══ Input records ══
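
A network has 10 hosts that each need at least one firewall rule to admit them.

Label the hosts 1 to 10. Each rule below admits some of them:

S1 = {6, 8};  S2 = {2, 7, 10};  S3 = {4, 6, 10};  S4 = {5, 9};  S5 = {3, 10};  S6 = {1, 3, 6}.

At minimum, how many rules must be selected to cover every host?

Take {S1, S2, S3, S4, S6}. Their union is {1, 2, 3, 4, 5, 6, 7, 8, 9, 10}, which is all 10 hosts.
Only S3 contains 4, so S3 is forced; the remaining 7 hosts need at least 4 more rules (each remaining rule adds at most 2) — so at least 5 rules are needed, and 5 is optimal.

5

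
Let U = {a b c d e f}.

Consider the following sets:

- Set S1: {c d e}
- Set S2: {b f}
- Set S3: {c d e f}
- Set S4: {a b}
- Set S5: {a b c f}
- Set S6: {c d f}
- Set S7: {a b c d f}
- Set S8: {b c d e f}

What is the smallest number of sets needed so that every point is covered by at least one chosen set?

2

S3 and S4 cover everything between them: the union {a, b, c, d, e, f} is all of U.
No single set has all 6 points (the largest, S7, has 5), so 2 is optimal.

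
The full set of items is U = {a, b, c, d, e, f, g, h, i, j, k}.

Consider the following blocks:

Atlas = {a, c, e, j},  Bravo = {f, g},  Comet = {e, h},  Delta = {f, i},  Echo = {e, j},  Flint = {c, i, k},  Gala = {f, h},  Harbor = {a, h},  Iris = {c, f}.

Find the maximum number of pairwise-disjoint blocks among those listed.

4

Bravo, Echo, Flint, Harbor are pairwise disjoint (Bravo={f,g}; Echo={e,j}; Flint={c,i,k}; Harbor={a,h}).
Every remaining block overlaps one of these, and no 5 of the listed blocks are pairwise disjoint, so 4 is the maximum.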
═══
» What is being asked
This calls for repeating all of the records, character for character.

» Task output
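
A network has 10 hosts that each need at least one firewall rule to admit them.

Label the hosts 1 to 10. Each rule below admits some of them:

S1 = {6, 8};  S2 = {2, 7, 10};  S3 = {4, 6, 10};  S4 = {5, 9};  S5 = {3, 10};  S6 = {1, 3, 6}.

At minimum, how many rules must be selected to cover every host?

Take {S1, S2, S3, S4, S6}. Their union is {1, 2, 3, 4, 5, 6, 7, 8, 9, 10}, which is all 10 hosts.
Only S3 contains 4, so S3 is forced; the remaining 7 hosts need at least 4 more rules (each remaining rule adds at most 2) — so at least 5 rules are needed, and 5 is optimal.

5

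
Let U = {a b c d e f}.

Consider the following sets:

- Set S1: {c d e}
- Set S2: {b f}
- Set S3: {c d e f}
- Set S4: {a b}
- Set S5: {a b c f}
- Set S6: {c d f}
- Set S7: {a b c d f}
- Set S8: {b c d e f}

What is the smallest number of sets needed so that every point is covered by at least one chosen set?

2

S3 and S4 cover everything between them: the union {a, b, c, d, e, f} is all of U.
No single set has all 6 points (the largest, S7, has 5), so 2 is optimal.

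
The full set of items is U = {a, b, c, d, e, f, g, h, i, j, k}.

Consider the following blocks:

Atlas = {a, c, e, j},  Bravo = {f, g},  Comet = {e, h},  Delta = {f, i},  Echo = {e, j},  Flint = {c, i, k},  Gala = {f, h},  Harbor = {a, h},  Iris = {c, f}.

Find the maximum number of pairwise-disjoint blocks among those listed.

4

Bravo, Echo, Flint, Harbor are pairwise disjoint (Bravo={f,g}; Echo={e,j}; Flint={c,i,k}; Harbor={a,h}).
Every remaining block overlaps one of these, and no 5 of the listed blocks are pairwise disjoint, so 4 is the maximum.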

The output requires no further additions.